Segment Open

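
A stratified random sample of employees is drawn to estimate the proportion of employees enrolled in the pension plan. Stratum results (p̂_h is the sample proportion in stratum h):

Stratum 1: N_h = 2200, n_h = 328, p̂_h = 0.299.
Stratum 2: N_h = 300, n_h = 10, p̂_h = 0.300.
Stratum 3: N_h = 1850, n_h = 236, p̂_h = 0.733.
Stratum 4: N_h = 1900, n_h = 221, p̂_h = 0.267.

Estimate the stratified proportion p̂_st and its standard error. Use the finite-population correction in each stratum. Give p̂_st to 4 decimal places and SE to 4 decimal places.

p̂_st ≈ 0.4178, SE ≈ 0.0160

N = 6250; stratum weights W_h = N_h/N.
p̂_st = Σ W_h p̂_h = (2200·0.299 + 300·0.300 + 1850·0.733 + 1900·0.267)/6250 = 0.41778
V̂(p̂_st) = Σ W_h² (1 − n_h/N_h) p̂_h(1−p̂_h)/(n_h−1):
  stratum 1: (2200/6250)²·(1 − 328/2200)·0.299·0.701/327 = 6.75787e-05
  stratum 2: (300/6250)²·(1 − 10/300)·0.300·0.700/9 = 5.1968e-05
  stratum 3: (1850/6250)²·(1 − 236/1850)·0.733·0.267/235 = 6.36594e-05
  stratum 4: (1900/6250)²·(1 − 221/1900)·0.267·0.733/220 = 7.26502e-05
V̂(p̂_st) = 0.000255856; SE = √V̂ = 0.0159955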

Segment Closed

● WORK INSTRUCTIONS
Every line of the listing is to be returned exactly as given.

● TASK RESPONSE
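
A stratified random sample of employees is drawn to estimate the proportion of employees enrolled in the pension plan. Stratum results (p̂_h is the sample proportion in stratum h):

Stratum 1: N_h = 2200, n_h = 328, p̂_h = 0.299.
Stratum 2: N_h = 300, n_h = 10, p̂_h = 0.300.
Stratum 3: N_h = 1850, n_h = 236, p̂_h = 0.733.
Stratum 4: N_h = 1900, n_h = 221, p̂_h = 0.267.

Estimate the stratified proportion p̂_st and its standard error. Use the finite-population correction in each stratum. Give p̂_st to 4 decimal places and SE to 4 decimal places.

p̂_st ≈ 0.4178, SE ≈ 0.0160

N = 6250; stratum weights W_h = N_h/N.
p̂_st = Σ W_h p̂_h = (2200·0.299 + 300·0.300 + 1850·0.733 + 1900·0.267)/6250 = 0.41778
V̂(p̂_st) = Σ W_h² (1 − n_h/N_h) p̂_h(1−p̂_h)/(n_h−1):
  stratum 1: (2200/6250)²·(1 − 328/2200)·0.299·0.701/327 = 6.75787e-05
  stratum 2: (300/6250)²·(1 − 10/300)·0.300·0.700/9 = 5.1968e-05
  stratum 3: (1850/6250)²·(1 − 236/1850)·0.733·0.267/235 = 6.36594e-05
  stratum 4: (1900/6250)²·(1 − 221/1900)·0.267·0.733/220 = 7.26502e-05
V̂(p̂_st) = 0.000255856; SE = √V̂ = 0.0159955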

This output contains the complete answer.